= EXERCISE OBJECTIVE =
Transcribe the data in full; each line must match exactly.

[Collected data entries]
+++++

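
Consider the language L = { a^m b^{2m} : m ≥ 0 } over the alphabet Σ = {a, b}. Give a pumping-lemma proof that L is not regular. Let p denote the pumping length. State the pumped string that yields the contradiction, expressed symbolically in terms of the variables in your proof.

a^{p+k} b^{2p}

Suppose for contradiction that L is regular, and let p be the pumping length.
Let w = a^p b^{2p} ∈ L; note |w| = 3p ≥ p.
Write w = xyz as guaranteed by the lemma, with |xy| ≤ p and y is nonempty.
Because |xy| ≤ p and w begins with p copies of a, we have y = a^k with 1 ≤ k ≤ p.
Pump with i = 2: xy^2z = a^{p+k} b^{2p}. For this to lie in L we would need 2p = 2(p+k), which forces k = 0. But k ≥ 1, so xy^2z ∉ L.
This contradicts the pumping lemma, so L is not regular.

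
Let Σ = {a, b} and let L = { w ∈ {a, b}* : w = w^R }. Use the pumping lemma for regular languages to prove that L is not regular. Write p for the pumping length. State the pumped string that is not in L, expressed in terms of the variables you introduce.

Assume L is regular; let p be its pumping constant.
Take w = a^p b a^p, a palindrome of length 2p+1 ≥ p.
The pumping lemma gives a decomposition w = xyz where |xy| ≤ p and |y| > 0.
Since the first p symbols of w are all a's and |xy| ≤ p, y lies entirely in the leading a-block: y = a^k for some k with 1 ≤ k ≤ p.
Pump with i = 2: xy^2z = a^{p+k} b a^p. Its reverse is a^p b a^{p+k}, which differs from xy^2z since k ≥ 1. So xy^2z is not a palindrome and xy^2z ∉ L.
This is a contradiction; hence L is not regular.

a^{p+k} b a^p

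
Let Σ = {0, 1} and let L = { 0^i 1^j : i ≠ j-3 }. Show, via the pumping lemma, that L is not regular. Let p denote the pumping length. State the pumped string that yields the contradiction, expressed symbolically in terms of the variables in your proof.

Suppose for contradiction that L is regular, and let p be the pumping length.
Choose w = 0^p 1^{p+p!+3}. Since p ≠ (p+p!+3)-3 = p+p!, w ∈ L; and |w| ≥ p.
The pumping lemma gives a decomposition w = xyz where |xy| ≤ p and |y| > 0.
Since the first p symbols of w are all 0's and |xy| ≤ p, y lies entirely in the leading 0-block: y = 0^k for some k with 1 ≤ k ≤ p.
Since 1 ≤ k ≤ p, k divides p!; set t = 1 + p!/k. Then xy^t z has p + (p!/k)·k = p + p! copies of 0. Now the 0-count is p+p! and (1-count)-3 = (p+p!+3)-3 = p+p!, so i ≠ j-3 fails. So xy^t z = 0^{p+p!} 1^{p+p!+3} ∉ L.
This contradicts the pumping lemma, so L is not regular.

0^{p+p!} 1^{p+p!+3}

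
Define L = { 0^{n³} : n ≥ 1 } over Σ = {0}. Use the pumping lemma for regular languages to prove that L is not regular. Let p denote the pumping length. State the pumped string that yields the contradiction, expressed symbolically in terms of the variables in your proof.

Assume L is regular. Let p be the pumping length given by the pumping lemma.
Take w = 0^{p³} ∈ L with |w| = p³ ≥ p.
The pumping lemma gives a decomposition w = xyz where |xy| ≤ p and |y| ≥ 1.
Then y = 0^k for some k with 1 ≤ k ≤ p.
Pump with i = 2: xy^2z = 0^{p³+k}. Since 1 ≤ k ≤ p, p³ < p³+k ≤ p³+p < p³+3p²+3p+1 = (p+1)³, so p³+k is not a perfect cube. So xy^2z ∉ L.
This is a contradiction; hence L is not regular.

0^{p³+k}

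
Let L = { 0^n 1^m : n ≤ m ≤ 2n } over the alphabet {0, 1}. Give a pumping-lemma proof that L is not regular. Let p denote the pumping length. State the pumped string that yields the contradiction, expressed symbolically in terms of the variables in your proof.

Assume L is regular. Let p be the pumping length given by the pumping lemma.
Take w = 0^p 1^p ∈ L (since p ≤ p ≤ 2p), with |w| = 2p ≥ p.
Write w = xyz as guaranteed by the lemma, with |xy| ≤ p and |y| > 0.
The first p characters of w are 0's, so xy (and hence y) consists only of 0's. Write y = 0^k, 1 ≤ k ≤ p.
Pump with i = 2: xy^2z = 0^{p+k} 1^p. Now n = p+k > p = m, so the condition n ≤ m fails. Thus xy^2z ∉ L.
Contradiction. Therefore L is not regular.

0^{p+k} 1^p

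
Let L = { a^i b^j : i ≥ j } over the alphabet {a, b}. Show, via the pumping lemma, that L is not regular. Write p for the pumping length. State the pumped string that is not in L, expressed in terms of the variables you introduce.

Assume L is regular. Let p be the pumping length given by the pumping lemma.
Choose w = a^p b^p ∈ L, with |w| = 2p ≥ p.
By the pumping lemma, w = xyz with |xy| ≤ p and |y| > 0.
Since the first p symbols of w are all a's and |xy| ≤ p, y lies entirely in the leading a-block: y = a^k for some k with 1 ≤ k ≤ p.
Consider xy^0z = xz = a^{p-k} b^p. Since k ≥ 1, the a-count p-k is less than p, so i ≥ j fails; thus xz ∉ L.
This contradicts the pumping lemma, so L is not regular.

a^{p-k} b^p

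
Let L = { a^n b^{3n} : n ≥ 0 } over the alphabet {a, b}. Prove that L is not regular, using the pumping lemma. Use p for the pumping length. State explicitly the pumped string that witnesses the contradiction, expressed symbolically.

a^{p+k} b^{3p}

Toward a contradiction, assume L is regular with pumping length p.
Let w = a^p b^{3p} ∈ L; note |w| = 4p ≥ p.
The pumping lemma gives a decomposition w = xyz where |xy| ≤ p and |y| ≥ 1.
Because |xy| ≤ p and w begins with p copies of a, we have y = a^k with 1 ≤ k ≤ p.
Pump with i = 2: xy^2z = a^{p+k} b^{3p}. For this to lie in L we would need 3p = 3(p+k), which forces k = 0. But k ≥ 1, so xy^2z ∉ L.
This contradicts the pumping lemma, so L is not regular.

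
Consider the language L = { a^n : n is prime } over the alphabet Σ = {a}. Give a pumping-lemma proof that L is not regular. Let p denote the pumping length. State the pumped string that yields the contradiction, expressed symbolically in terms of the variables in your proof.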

+++++

= TASK OUTPUT =
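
Consider the language L = { a^m b^{2m} : m ≥ 0 } over the alphabet Σ = {a, b}. Give a pumping-lemma proof that L is not regular. Let p denote the pumping length. State the pumped string that yields the contradiction, expressed symbolically in terms of the variables in your proof.

a^{p+k} b^{2p}

Suppose for contradiction that L is regular, and let p be the pumping length.
Let w = a^p b^{2p} ∈ L; note |w| = 3p ≥ p.
Write w = xyz as guaranteed by the lemma, with |xy| ≤ p and y is nonempty.
Because |xy| ≤ p and w begins with p copies of a, we have y = a^k with 1 ≤ k ≤ p.
Pump with i = 2: xy^2z = a^{p+k} b^{2p}. For this to lie in L we would need 2p = 2(p+k), which forces k = 0. But k ≥ 1, so xy^2z ∉ L.
This contradicts the pumping lemma, so L is not regular.

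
Let Σ = {a, b} and let L = { w ∈ {a, b}* : w = w^R }. Use the pumping lemma for regular languages to prove that L is not regular. Write p for the pumping length. State the pumped string that is not in L, expressed in terms of the variables you introduce.

Assume L is regular; let p be its pumping constant.
Take w = a^p b a^p, a palindrome of length 2p+1 ≥ p.
The pumping lemma gives a decomposition w = xyz where |xy| ≤ p and |y| > 0.
Since the first p symbols of w are all a's and |xy| ≤ p, y lies entirely in the leading a-block: y = a^k for some k with 1 ≤ k ≤ p.
Pump with i = 2: xy^2z = a^{p+k} b a^p. Its reverse is a^p b a^{p+k}, which differs from xy^2z since k ≥ 1. So xy^2z is not a palindrome and xy^2z ∉ L.
This is a contradiction; hence L is not regular.

a^{p+k} b a^p

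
Let Σ = {0, 1} and let L = { 0^i 1^j : i ≠ j-3 }. Show, via the pumping lemma, that L is not regular. Let p denote the pumping length. State the pumped string that yields the contradiction, expressed symbolically in terms of the variables in your proof.

Suppose for contradiction that L is regular, and let p be the pumping length.
Choose w = 0^p 1^{p+p!+3}. Since p ≠ (p+p!+3)-3 = p+p!, w ∈ L; and |w| ≥ p.
The pumping lemma gives a decomposition w = xyz where |xy| ≤ p and |y| > 0.
Since the first p symbols of w are all 0's and |xy| ≤ p, y lies entirely in the leading 0-block: y = 0^k for some k with 1 ≤ k ≤ p.
Since 1 ≤ k ≤ p, k divides p!; set t = 1 + p!/k. Then xy^t z has p + (p!/k)·k = p + p! copies of 0. Now the 0-count is p+p! and (1-count)-3 = (p+p!+3)-3 = p+p!, so i ≠ j-3 fails. So xy^t z = 0^{p+p!} 1^{p+p!+3} ∉ L.
This contradicts the pumping lemma, so L is not regular.

0^{p+p!} 1^{p+p!+3}

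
Define L = { 0^{n³} : n ≥ 1 } over Σ = {0}. Use the pumping lemma for regular languages to prove that L is not regular. Let p denote the pumping length. State the pumped string that yields the contradiction, expressed symbolically in terms of the variables in your proof.

Assume L is regular. Let p be the pumping length given by the pumping lemma.
Take w = 0^{p³} ∈ L with |w| = p³ ≥ p.
The pumping lemma gives a decomposition w = xyz where |xy| ≤ p and |y| ≥ 1.
Then y = 0^k for some k with 1 ≤ k ≤ p.
Pump with i = 2: xy^2z = 0^{p³+k}. Since 1 ≤ k ≤ p, p³ < p³+k ≤ p³+p < p³+3p²+3p+1 = (p+1)³, so p³+k is not a perfect cube. So xy^2z ∉ L.
This is a contradiction; hence L is not regular.

0^{p³+k}

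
Let L = { 0^n 1^m : n ≤ m ≤ 2n } over the alphabet {0, 1}. Give a pumping-lemma proof that L is not regular. Let p denote the pumping length. State the pumped string that yields the contradiction, expressed symbolically in terms of the variables in your proof.

Assume L is regular. Let p be the pumping length given by the pumping lemma.
Take w = 0^p 1^p ∈ L (since p ≤ p ≤ 2p), with |w| = 2p ≥ p.
Write w = xyz as guaranteed by the lemma, with |xy| ≤ p and |y| > 0.
The first p characters of w are 0's, so xy (and hence y) consists only of 0's. Write y = 0^k, 1 ≤ k ≤ p.
Pump with i = 2: xy^2z = 0^{p+k} 1^p. Now n = p+k > p = m, so the condition n ≤ m fails. Thus xy^2z ∉ L.
Contradiction. Therefore L is not regular.

0^{p+k} 1^p

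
Let L = { a^i b^j : i ≥ j } over the alphabet {a, b}. Show, via the pumping lemma, that L is not regular. Write p for the pumping length. State the pumped string that is not in L, expressed in terms of the variables you introduce.

Assume L is regular. Let p be the pumping length given by the pumping lemma.
Choose w = a^p b^p ∈ L, with |w| = 2p ≥ p.
By the pumping lemma, w = xyz with |xy| ≤ p and |y| > 0.
Since the first p symbols of w are all a's and |xy| ≤ p, y lies entirely in the leading a-block: y = a^k for some k with 1 ≤ k ≤ p.
Consider xy^0z = xz = a^{p-k} b^p. Since k ≥ 1, the a-count p-k is less than p, so i ≥ j fails; thus xz ∉ L.
This contradicts the pumping lemma, so L is not regular.

a^{p-k} b^p

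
Let L = { a^n b^{3n} : n ≥ 0 } over the alphabet {a, b}. Prove that L is not regular, using the pumping lemma. Use p for the pumping length. State explicitly the pumped string that witnesses the contradiction, expressed symbolically.

a^{p+k} b^{3p}

Toward a contradiction, assume L is regular with pumping length p.
Let w = a^p b^{3p} ∈ L; note |w| = 4p ≥ p.
The pumping lemma gives a decomposition w = xyz where |xy| ≤ p and |y| ≥ 1.
Because |xy| ≤ p and w begins with p copies of a, we have y = a^k with 1 ≤ k ≤ p.
Pump with i = 2: xy^2z = a^{p+k} b^{3p}. For this to lie in L we would need 3p = 3(p+k), which forces k = 0. But k ≥ 1, so xy^2z ∉ L.
This contradicts the pumping lemma, so L is not regular.

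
Consider the language L = { a^n : n is prime } over the alphabet Σ = {a}. Give a pumping-lemma proof that L is not regular. Let p denote the pumping length. State the pumped string that yields the contradiction, expressed symbolically in terms of the variables in your proof.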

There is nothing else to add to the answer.